RECORDED DATA.
===

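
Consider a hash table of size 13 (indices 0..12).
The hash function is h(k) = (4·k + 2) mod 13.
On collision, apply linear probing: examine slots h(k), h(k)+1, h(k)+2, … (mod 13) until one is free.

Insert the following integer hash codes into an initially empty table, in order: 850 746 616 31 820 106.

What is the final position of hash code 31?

12

850: h=9 → slot 9
746: h=9, probe 9,10 → slot 10
616: h=9, probe 9,10,11 → slot 11
31: h=9, probe 9,10,11,12 → slot 12
820: h=6 → slot 6
106: h=10, probe 10,11,12,0 → slot 0
Table: [106, —, —, —, —, —, 820, —, —, 850, 746, 616, 31]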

===

TASK DETAILS.
Write out the line containing "Insert the following" and every line after it through the end of the entries. Keep each one exactly as it is, and add nothing.

RESULT OF THE EXERCISE.
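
Insert the following integer hash codes into an initially empty table, in order: 850 746 616 31 820 106.

What is the final position of hash code 31?

12

850: h=9 → slot 9
746: h=9, probe 9,10 → slot 10
616: h=9, probe 9,10,11 → slot 11
31: h=9, probe 9,10,11,12 → slot 12
820: h=6 → slot 6
106: h=10, probe 10,11,12,0 → slot 0
Table: [106, —, —, —, —, —, 820, —, —, 850, 746, 616, 31]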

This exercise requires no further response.